* THE RECORDS:
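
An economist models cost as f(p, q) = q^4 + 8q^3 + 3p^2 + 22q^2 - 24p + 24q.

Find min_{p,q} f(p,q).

f(p,q) separates as A(p) + B(q), so its minimum is min A + min B.
A'(p) = 6p - 24 vanishes at p ∈ {4}; B'(q) = 4(q + 1)(q + 2)(q + 3) vanishes at q ∈ {-3, -2, -1}.
Local minima of A (where A''>0): A(4)=-48. Local minima of B: B(-3)=-9, B(-1)=-9.
So the global minimum of f is A(4) + B(-3) = -48 − 9 = -57, attained at (4, -3).

-57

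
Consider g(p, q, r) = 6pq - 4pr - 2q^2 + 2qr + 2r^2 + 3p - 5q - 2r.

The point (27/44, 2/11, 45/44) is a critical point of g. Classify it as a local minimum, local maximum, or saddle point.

saddle point

The Hessian is constant: H = [[0, 6, -4], [6, -4, 2], [-4, 2, 4]].
Leading principal minors: Δ₁ = 0, Δ₂ = -36, Δ₃ = -176.
The minors fit neither the all-positive nor the alternating-sign pattern, so H is indefinite: a saddle point.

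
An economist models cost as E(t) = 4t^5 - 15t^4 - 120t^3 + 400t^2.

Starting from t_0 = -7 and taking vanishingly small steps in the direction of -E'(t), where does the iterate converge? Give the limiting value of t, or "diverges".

diverges

E'(t) = 20t(t - 5)(t - 2)(t + 4), so E'(-7) = 45360.
Gradient descent moves in the -E' direction, i.e. t is decreasing.
There is no critical point below t=-7, and E' keeps the same sign, so the iterate runs off to −∞.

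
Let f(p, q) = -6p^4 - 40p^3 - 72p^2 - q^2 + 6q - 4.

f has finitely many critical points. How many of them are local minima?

f separates as a function of p plus a function of q, so ∇f=0 decouples.
∂f/∂p = -24p(p + 2)(p + 3) = 0 at p ∈ {-3, -2, 0}; ∂f/∂q = -2(q - 3) = 0 at q ∈ {3}.
The Hessian is diagonal: diag(f_pp, f_qq). Second derivatives: f_pp(-3)=-72, f_pp(-2)=48, f_pp(0)=-144; f_qq(3)=-2.
Local minima occur where both diagonal entries positive: none. Count: 0.

0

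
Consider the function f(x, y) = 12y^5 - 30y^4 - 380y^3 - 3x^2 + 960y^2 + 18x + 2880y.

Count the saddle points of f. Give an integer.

2

f separates as a function of x plus a function of y, so ∇f=0 decouples.
∂f/∂x = -6(x - 3) = 0 at x ∈ {3}; ∂f/∂y = 60(y - 4)(y - 3)(y + 1)(y + 4) = 0 at y ∈ {-4, -1, 3, 4}.
The Hessian is diagonal: diag(f_xx, f_yy). Second derivatives: f_xx(3)=-6; f_yy(-4)=-10080, f_yy(-1)=3600, f_yy(3)=-1680, f_yy(4)=2400.
Saddle points occur where the two diagonal entries have opposite signs: (3, -1), (3, 4). Count: 2.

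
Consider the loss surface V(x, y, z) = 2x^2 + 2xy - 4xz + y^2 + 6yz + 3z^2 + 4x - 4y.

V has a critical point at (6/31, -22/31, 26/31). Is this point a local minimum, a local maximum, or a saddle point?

The Hessian is constant: H = [[4, 2, -4], [2, 2, 6], [-4, 6, 6]].
Leading principal minors: Δ₁ = 4, Δ₂ = 4, Δ₃ = -248.
The minors fit neither the all-positive nor the alternating-sign pattern, so H is indefinite: a saddle point.

saddle point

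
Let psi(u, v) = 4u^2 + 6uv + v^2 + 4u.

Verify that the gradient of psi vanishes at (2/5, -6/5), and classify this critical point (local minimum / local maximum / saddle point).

∇psi = (8u + 6v + 4, 6u + 2v); substituting (2/5, -6/5) gives ∇psi = (0, 0), so (2/5, -6/5) is indeed a critical point.
The Hessian of psi is constant: H = [[8, 6], [6, 2]].
det(H) = 8·2 − 6² = -20.
Since det(H) < 0, H is indefinite and the critical point is a saddle point.

saddle point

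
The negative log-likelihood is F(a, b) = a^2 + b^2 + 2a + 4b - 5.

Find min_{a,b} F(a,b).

F(a,b) separates as P(a) + Q(b) − 5, so its minimum is min P + min Q − 5.
P'(a) = 2a + 2 vanishes at a ∈ {-1}; Q'(b) = 2b + 4 vanishes at b ∈ {-2}.
Local minima of P (where P''>0): P(-1)=-1. Local minima of Q: Q(-2)=-4.
So the global minimum of F is P(-1) + Q(-2) − 5 = -1 − 4 − 5 = -10, attained at (-1, -2).

-10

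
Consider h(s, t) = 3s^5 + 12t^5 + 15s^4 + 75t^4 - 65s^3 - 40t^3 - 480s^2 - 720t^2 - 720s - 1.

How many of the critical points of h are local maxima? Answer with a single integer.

4

h separates as a function of s plus a function of t, so ∇h=0 decouples.
∂h/∂s = 15(s - 4)(s + 1)(s + 3)(s + 4) = 0 at s ∈ {-4, -3, -1, 4}; ∂h/∂t = 60t(t - 2)(t + 3)(t + 4) = 0 at t ∈ {-4, -3, 0, 2}.
The Hessian is diagonal: diag(h_ss, h_tt). Second derivatives: h_ss(-4)=-360, h_ss(-3)=210, h_ss(-1)=-450, h_ss(4)=4200; h_tt(-4)=-1440, h_tt(-3)=900, h_tt(0)=-1440, h_tt(2)=3600.
Local maxima occur where both diagonal entries negative: (-4, -4), (-4, 0), (-1, -4), (-1, 0). Count: 4.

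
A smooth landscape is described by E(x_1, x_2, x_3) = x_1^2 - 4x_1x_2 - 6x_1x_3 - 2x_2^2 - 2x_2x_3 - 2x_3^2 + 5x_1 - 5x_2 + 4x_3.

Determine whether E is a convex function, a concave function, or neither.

neither

E is quadratic, so its Hessian is the constant matrix H = [[2, -4, -6], [-4, -4, -2], [-6, -2, -4]].
Leading principal minors: 2, -24, 136.
Neither pattern holds ⇒ H is indefinite ⇒ neither convex nor concave.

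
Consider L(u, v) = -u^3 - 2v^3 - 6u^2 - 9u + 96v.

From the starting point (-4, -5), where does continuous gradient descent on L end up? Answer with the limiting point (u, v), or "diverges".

L is separable, so gradient descent decouples: u follows -∂L/∂u, v follows -∂L/∂v.
∂L/∂u = -3(u + 1)(u + 3); at u=-4 this is -9, so u increases.
∂L/∂v = -6(v - 4)(v + 4); at v=-5 this is -54, so v increases.
u converges to its nearest critical value -3 (a local min of the u-part); v converges to -4. The iterate converges to (-3, -4).

(-3, -4)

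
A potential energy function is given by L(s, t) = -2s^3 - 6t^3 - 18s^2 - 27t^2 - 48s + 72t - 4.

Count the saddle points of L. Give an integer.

2

L separates as a function of s plus a function of t, so ∇L=0 decouples.
∂L/∂s = -6(s + 2)(s + 4) = 0 at s ∈ {-4, -2}; ∂L/∂t = -18(t - 1)(t + 4) = 0 at t ∈ {-4, 1}.
The Hessian is diagonal: diag(L_ss, L_tt). Second derivatives: L_ss(-4)=12, L_ss(-2)=-12; L_tt(-4)=90, L_tt(1)=-90.
Saddle points occur where the two diagonal entries have opposite signs: (-4, 1), (-2, -4). Count: 2.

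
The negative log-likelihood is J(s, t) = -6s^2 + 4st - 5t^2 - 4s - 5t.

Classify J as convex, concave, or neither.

concave

J is quadratic, so its Hessian is the constant matrix H = [[-12, 4], [4, -10]].
det(H) = 104, tr(H) = -22.
det(H) > 0 and tr(H) < 0, so H is negative definite everywhere: concave.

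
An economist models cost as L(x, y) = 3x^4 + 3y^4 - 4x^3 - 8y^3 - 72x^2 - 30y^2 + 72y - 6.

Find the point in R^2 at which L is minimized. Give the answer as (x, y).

(4, -2)

L(x,y) separates as P(x) + Q(y) − 6, so its minimum is min P + min Q − 6.
P'(x) = 12x(x - 4)(x + 3) vanishes at x ∈ {-3, 0, 4}; Q'(y) = 12(y - 3)(y - 1)(y + 2) vanishes at y ∈ {-2, 1, 3}.
Local minima of P (where P''>0): P(-3)=-297, P(4)=-640. Local minima of Q: Q(-2)=-152, Q(3)=-27.
So the global minimum of L is P(4) + Q(-2) − 6 = -640 − 152 − 6 = -798, attained at (4, -2).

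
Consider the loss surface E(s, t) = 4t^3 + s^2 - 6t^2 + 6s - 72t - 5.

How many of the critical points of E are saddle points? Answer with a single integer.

1

E separates as a function of s plus a function of t, so ∇E=0 decouples.
∂E/∂s = 2(s + 3) = 0 at s ∈ {-3}; ∂E/∂t = 12(t - 3)(t + 2) = 0 at t ∈ {-2, 3}.
The Hessian is diagonal: diag(E_ss, E_tt). Second derivatives: E_ss(-3)=2; E_tt(-2)=-60, E_tt(3)=60.
Saddle points occur where the two diagonal entries have opposite signs: (-3, -2). Count: 1.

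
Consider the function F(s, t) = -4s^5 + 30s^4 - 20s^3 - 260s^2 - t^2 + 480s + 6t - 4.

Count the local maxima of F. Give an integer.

2

F separates as a function of s plus a function of t, so ∇F=0 decouples.
∂F/∂s = -20(s - 4)(s - 3)(s - 1)(s + 2) = 0 at s ∈ {-2, 1, 3, 4}; ∂F/∂t = -2(t - 3) = 0 at t ∈ {3}.
The Hessian is diagonal: diag(F_ss, F_tt). Second derivatives: F_ss(-2)=1800, F_ss(1)=-360, F_ss(3)=200, F_ss(4)=-360; F_tt(3)=-2.
Local maxima occur where both diagonal entries negative: (1, 3), (4, 3). Count: 2.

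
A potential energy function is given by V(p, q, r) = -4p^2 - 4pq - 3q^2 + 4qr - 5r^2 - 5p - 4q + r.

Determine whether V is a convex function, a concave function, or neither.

concave

V is quadratic, so its Hessian is the constant matrix H = [[-8, -4, 0], [-4, -6, 4], [0, 4, -10]].
Leading principal minors: -8, 32, -192.
Signs alternate −, +, − ⇒ H ≺ 0 ⇒ concave.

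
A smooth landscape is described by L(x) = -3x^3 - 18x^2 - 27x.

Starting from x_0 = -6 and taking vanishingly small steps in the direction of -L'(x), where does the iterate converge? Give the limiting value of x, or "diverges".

L'(x) = -9(x + 1)(x + 3), so L'(-6) = -135.
Gradient descent moves in the -L' direction, i.e. x is increasing.
The nearest critical point in that direction is x = -3, where L'' = 18 > 0 (a local minimum). The iterate converges there.

-3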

* WORK INSTRUCTION: As listed above, the lines from the line with "Determine whether E" to the line with "An economist models cost as L(x, y)" are to be echoed exactly, with both ends included and nothing added.

* ANSWER TO THIS EXERCISE:
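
Determine whether E is a convex function, a concave function, or neither.

neither

E is quadratic, so its Hessian is the constant matrix H = [[2, -4, -6], [-4, -4, -2], [-6, -2, -4]].
Leading principal minors: 2, -24, 136.
Neither pattern holds ⇒ H is indefinite ⇒ neither convex nor concave.

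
Consider L(u, v) = -u^3 - 2v^3 - 6u^2 - 9u + 96v.

From the starting point (-4, -5), where does continuous gradient descent on L end up? Answer with the limiting point (u, v), or "diverges".

L is separable, so gradient descent decouples: u follows -∂L/∂u, v follows -∂L/∂v.
∂L/∂u = -3(u + 1)(u + 3); at u=-4 this is -9, so u increases.
∂L/∂v = -6(v - 4)(v + 4); at v=-5 this is -54, so v increases.
u converges to its nearest critical value -3 (a local min of the u-part); v converges to -4. The iterate converges to (-3, -4).

(-3, -4)

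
A potential energy function is given by L(s, t) = -2s^3 - 6t^3 - 18s^2 - 27t^2 - 48s + 72t - 4.

Count the saddle points of L. Give an integer.

2

L separates as a function of s plus a function of t, so ∇L=0 decouples.
∂L/∂s = -6(s + 2)(s + 4) = 0 at s ∈ {-4, -2}; ∂L/∂t = -18(t - 1)(t + 4) = 0 at t ∈ {-4, 1}.
The Hessian is diagonal: diag(L_ss, L_tt). Second derivatives: L_ss(-4)=12, L_ss(-2)=-12; L_tt(-4)=90, L_tt(1)=-90.
Saddle points occur where the two diagonal entries have opposite signs: (-4, 1), (-2, -4). Count: 2.

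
The negative log-likelihood is J(s, t) = -6s^2 + 4st - 5t^2 - 4s - 5t.

Classify J as convex, concave, or neither.

concave

J is quadratic, so its Hessian is the constant matrix H = [[-12, 4], [4, -10]].
det(H) = 104, tr(H) = -22.
det(H) > 0 and tr(H) < 0, so H is negative definite everywhere: concave.

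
An economist models cost as L(x, y) = 3x^4 + 3y^4 - 4x^3 - 8y^3 - 72x^2 - 30y^2 + 72y - 6.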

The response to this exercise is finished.